(Dataset entries Opens)
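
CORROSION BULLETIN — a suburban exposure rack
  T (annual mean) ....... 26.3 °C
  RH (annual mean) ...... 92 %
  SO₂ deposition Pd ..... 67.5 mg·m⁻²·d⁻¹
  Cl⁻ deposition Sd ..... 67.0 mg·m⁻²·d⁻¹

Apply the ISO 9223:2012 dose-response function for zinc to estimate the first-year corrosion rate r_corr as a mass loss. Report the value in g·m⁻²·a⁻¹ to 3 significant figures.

zinc: temperature factor f = -0.071·(16.3) = -1.1573
  sulphur-dioxide contribution → 1.782 μm/a
  chloride contribution → 3.753 μm/a
  ⇒ r_corr(zinc) = 5.535 μm/a
Convert to mass loss: 5.535 μm/a × 7.14 g/cm³ = 39.52 g·m⁻²·a⁻¹

r_corr = 39.5 g·m⁻²·a⁻¹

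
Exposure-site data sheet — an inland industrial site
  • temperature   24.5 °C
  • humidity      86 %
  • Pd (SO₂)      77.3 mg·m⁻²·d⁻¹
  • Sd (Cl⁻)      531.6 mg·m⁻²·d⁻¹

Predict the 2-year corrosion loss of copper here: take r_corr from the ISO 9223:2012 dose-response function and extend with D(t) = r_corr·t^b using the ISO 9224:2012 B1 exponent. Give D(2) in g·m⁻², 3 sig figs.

D(2) = 70.0 g·m⁻²

copper: temperature factor f = -0.080·(14.5) = -1.1600
  Pd branch = 0.0053·Pd^0.26·e^(0.059·RH+f) = 0.8223 μm/a
  Sd branch = 0.01025·Sd^0.27·e^(0.036·RH+0.049·T) = 4.098 μm/a
  r_corr = 0.8223 + 4.098 = 4.92 μm/a
ISO 9224: D(t) = r_corr · t^b with b = 0.667 (copper, B1)
  D(2) = 4.92 × 2^0.667 = 4.92 × 1.588 = 7.812 μm
  Mass loss = 7.812 μm × 8.96 g/cm³ = 70 g·m⁻²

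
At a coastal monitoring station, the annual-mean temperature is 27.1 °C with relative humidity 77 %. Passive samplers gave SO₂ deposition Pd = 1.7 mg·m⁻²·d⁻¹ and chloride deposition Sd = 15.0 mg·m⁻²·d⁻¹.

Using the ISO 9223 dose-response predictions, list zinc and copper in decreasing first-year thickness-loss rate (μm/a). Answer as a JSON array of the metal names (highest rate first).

["zinc", "copper"]

zinc: T>10 °C ⇒ hinge -0.071·(27.1−10) = -1.2141
  SO₂ term: 0.0129·1.7^0.44·exp(0.046·77-1.2141) = 0.1671
  Sd branch = 0.0175·Sd^0.57·e^(0.008·RH+0.085·T) = 1.518 μm/a
  sum: 0.1671 + 1.518 → r_corr = 1.685 μm/a
copper: f(T) = -0.080·(T−10) [T>10 °C] = -1.3680
  Pd branch = 0.0053·Pd^0.26·e^(0.059·RH+f) = 0.1456 μm/a
  Sd branch = 0.01025·Sd^0.27·e^(0.036·RH+0.049·T) = 1.285 μm/a
  r_corr = 0.1456 + 1.285 = 1.43 μm/a
Ordering by μm/a: zinc (1.69) > copper (1.43)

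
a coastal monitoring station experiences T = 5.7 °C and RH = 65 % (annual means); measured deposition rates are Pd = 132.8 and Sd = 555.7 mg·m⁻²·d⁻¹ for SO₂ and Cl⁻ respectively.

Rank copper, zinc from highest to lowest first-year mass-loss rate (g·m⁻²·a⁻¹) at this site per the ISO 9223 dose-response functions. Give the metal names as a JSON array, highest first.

copper: temperature factor f = +0.126·(-4.3) = -0.5418
  sulphur-dioxide contribution → 0.5088 μm/a
  chloride contribution → 0.7751 μm/a
  total first-year rate 1.284 μm/a
  mass loss = 1.284 μm/a × 8.96 g/cm³ = 11.5 g·m⁻²·a⁻¹
zinc: T≤10 °C ⇒ hinge +0.038·(5.7−10) = -0.1634
  sulphur-dioxide contribution → 1.872 μm/a
  chloride contribution → 1.753 μm/a
  total first-year rate 3.626 μm/a
  mass loss = 3.626 μm/a × 7.14 g/cm³ = 25.89 g·m⁻²·a⁻¹
Ordering by g·m⁻²·a⁻¹: zinc (25.9) > copper (11.5)

["zinc", "copper"]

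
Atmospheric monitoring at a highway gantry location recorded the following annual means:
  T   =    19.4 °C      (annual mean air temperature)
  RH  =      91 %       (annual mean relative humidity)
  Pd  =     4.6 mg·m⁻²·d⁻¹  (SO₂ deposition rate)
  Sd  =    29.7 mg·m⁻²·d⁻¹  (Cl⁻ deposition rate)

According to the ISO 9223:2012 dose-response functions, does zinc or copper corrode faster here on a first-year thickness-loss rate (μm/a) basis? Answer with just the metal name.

zinc: T>10 °C ⇒ hinge -0.071·(19.4−10) = -0.6674
  sulphur-dioxide contribution → 0.8517 μm/a
  chloride contribution → 1.303 μm/a
  total first-year rate 2.154 μm/a
copper: f(T) = -0.080·(T−10) [T>10 °C] = -0.7520
  sulphur-dioxide contribution → 0.7975 μm/a
  chloride contribution → 1.754 μm/a
  ⇒ r_corr(copper) = 2.551 μm/a
Ordering by μm/a: copper (2.55) > zinc (2.15)

copper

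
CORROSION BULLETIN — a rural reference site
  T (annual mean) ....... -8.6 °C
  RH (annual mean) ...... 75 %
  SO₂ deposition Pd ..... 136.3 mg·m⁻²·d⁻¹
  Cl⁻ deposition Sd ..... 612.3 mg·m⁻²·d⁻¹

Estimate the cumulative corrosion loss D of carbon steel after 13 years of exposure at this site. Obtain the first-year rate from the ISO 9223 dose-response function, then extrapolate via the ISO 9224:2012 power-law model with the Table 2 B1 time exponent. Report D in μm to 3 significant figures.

carbon steel: temperature factor f = +0.150·(-18.6) = -2.7900
  SO₂ term: 1.77·136.3^0.52·exp(0.02·75-2.7900) = 6.276
  Sd branch = 0.102·Sd^0.62·e^(0.033·RH+0.04·T) = 45.92 μm/a
  sum: 6.276 + 45.92 → r_corr = 52.2 μm/a
Power-law: D(13) = r_corr · 13^0.523
  D(13) = 52.2 × 13^0.523 = 52.2 × 3.825 = 199.6 μm

D(13) = 200 μm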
(Dataset entries Closes)
■ **Required action**:
Output every record without changing any wording.

■ **Written solution**:
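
CORROSION BULLETIN — a suburban exposure rack
  T (annual mean) ....... 26.3 °C
  RH (annual mean) ...... 92 %
  SO₂ deposition Pd ..... 67.5 mg·m⁻²·d⁻¹
  Cl⁻ deposition Sd ..... 67.0 mg·m⁻²·d⁻¹

Apply the ISO 9223:2012 dose-response function for zinc to estimate the first-year corrosion rate r_corr as a mass loss. Report the value in g·m⁻²·a⁻¹ to 3 significant figures.

zinc: temperature factor f = -0.071·(16.3) = -1.1573
  sulphur-dioxide contribution → 1.782 μm/a
  chloride contribution → 3.753 μm/a
  ⇒ r_corr(zinc) = 5.535 μm/a
Convert to mass loss: 5.535 μm/a × 7.14 g/cm³ = 39.52 g·m⁻²·a⁻¹

r_corr = 39.5 g·m⁻²·a⁻¹

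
Exposure-site data sheet — an inland industrial site
  • temperature   24.5 °C
  • humidity      86 %
  • Pd (SO₂)      77.3 mg·m⁻²·d⁻¹
  • Sd (Cl⁻)      531.6 mg·m⁻²·d⁻¹

Predict the 2-year corrosion loss of copper here: take r_corr from the ISO 9223:2012 dose-response function and extend with D(t) = r_corr·t^b using the ISO 9224:2012 B1 exponent. Give D(2) in g·m⁻², 3 sig figs.

D(2) = 70.0 g·m⁻²

copper: temperature factor f = -0.080·(14.5) = -1.1600
  Pd branch = 0.0053·Pd^0.26·e^(0.059·RH+f) = 0.8223 μm/a
  Sd branch = 0.01025·Sd^0.27·e^(0.036·RH+0.049·T) = 4.098 μm/a
  r_corr = 0.8223 + 4.098 = 4.92 μm/a
ISO 9224: D(t) = r_corr · t^b with b = 0.667 (copper, B1)
  D(2) = 4.92 × 2^0.667 = 4.92 × 1.588 = 7.812 μm
  Mass loss = 7.812 μm × 8.96 g/cm³ = 70 g·m⁻²

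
At a coastal monitoring station, the annual-mean temperature is 27.1 °C with relative humidity 77 %. Passive samplers gave SO₂ deposition Pd = 1.7 mg·m⁻²·d⁻¹ and chloride deposition Sd = 15.0 mg·m⁻²·d⁻¹.

Using the ISO 9223 dose-response predictions, list zinc and copper in decreasing first-year thickness-loss rate (μm/a). Answer as a JSON array of the metal names (highest rate first).

["zinc", "copper"]

zinc: T>10 °C ⇒ hinge -0.071·(27.1−10) = -1.2141
  SO₂ term: 0.0129·1.7^0.44·exp(0.046·77-1.2141) = 0.1671
  Sd branch = 0.0175·Sd^0.57·e^(0.008·RH+0.085·T) = 1.518 μm/a
  sum: 0.1671 + 1.518 → r_corr = 1.685 μm/a
copper: f(T) = -0.080·(T−10) [T>10 °C] = -1.3680
  Pd branch = 0.0053·Pd^0.26·e^(0.059·RH+f) = 0.1456 μm/a
  Sd branch = 0.01025·Sd^0.27·e^(0.036·RH+0.049·T) = 1.285 μm/a
  r_corr = 0.1456 + 1.285 = 1.43 μm/a
Ordering by μm/a: zinc (1.69) > copper (1.43)

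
a coastal monitoring station experiences T = 5.7 °C and RH = 65 % (annual means); measured deposition rates are Pd = 132.8 and Sd = 555.7 mg·m⁻²·d⁻¹ for SO₂ and Cl⁻ respectively.

Rank copper, zinc from highest to lowest first-year mass-loss rate (g·m⁻²·a⁻¹) at this site per the ISO 9223 dose-response functions. Give the metal names as a JSON array, highest first.

copper: temperature factor f = +0.126·(-4.3) = -0.5418
  sulphur-dioxide contribution → 0.5088 μm/a
  chloride contribution → 0.7751 μm/a
  total first-year rate 1.284 μm/a
  mass loss = 1.284 μm/a × 8.96 g/cm³ = 11.5 g·m⁻²·a⁻¹
zinc: T≤10 °C ⇒ hinge +0.038·(5.7−10) = -0.1634
  sulphur-dioxide contribution → 1.872 μm/a
  chloride contribution → 1.753 μm/a
  total first-year rate 3.626 μm/a
  mass loss = 3.626 μm/a × 7.14 g/cm³ = 25.89 g·m⁻²·a⁻¹
Ordering by g·m⁻²·a⁻¹: zinc (25.9) > copper (11.5)

["zinc", "copper"]

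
Atmospheric monitoring at a highway gantry location recorded the following annual means:
  T   =    19.4 °C      (annual mean air temperature)
  RH  =      91 %       (annual mean relative humidity)
  Pd  =     4.6 mg·m⁻²·d⁻¹  (SO₂ deposition rate)
  Sd  =    29.7 mg·m⁻²·d⁻¹  (Cl⁻ deposition rate)

According to the ISO 9223:2012 dose-response functions, does zinc or copper corrode faster here on a first-year thickness-loss rate (μm/a) basis? Answer with just the metal name.

zinc: T>10 °C ⇒ hinge -0.071·(19.4−10) = -0.6674
  sulphur-dioxide contribution → 0.8517 μm/a
  chloride contribution → 1.303 μm/a
  total first-year rate 2.154 μm/a
copper: f(T) = -0.080·(T−10) [T>10 °C] = -0.7520
  sulphur-dioxide contribution → 0.7975 μm/a
  chloride contribution → 1.754 μm/a
  ⇒ r_corr(copper) = 2.551 μm/a
Ordering by μm/a: copper (2.55) > zinc (2.15)

copper

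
CORROSION BULLETIN — a rural reference site
  T (annual mean) ....... -8.6 °C
  RH (annual mean) ...... 75 %
  SO₂ deposition Pd ..... 136.3 mg·m⁻²·d⁻¹
  Cl⁻ deposition Sd ..... 612.3 mg·m⁻²·d⁻¹

Estimate the cumulative corrosion loss D of carbon steel after 13 years of exposure at this site. Obtain the first-year rate from the ISO 9223 dose-response function, then extrapolate via the ISO 9224:2012 power-law model with the Table 2 B1 time exponent. Report D in μm to 3 significant figures.

carbon steel: temperature factor f = +0.150·(-18.6) = -2.7900
  SO₂ term: 1.77·136.3^0.52·exp(0.02·75-2.7900) = 6.276
  Sd branch = 0.102·Sd^0.62·e^(0.033·RH+0.04·T) = 45.92 μm/a
  sum: 6.276 + 45.92 → r_corr = 52.2 μm/a
Power-law: D(13) = r_corr · 13^0.523
  D(13) = 52.2 × 13^0.523 = 52.2 × 3.825 = 199.6 μm

D(13) = 200 μm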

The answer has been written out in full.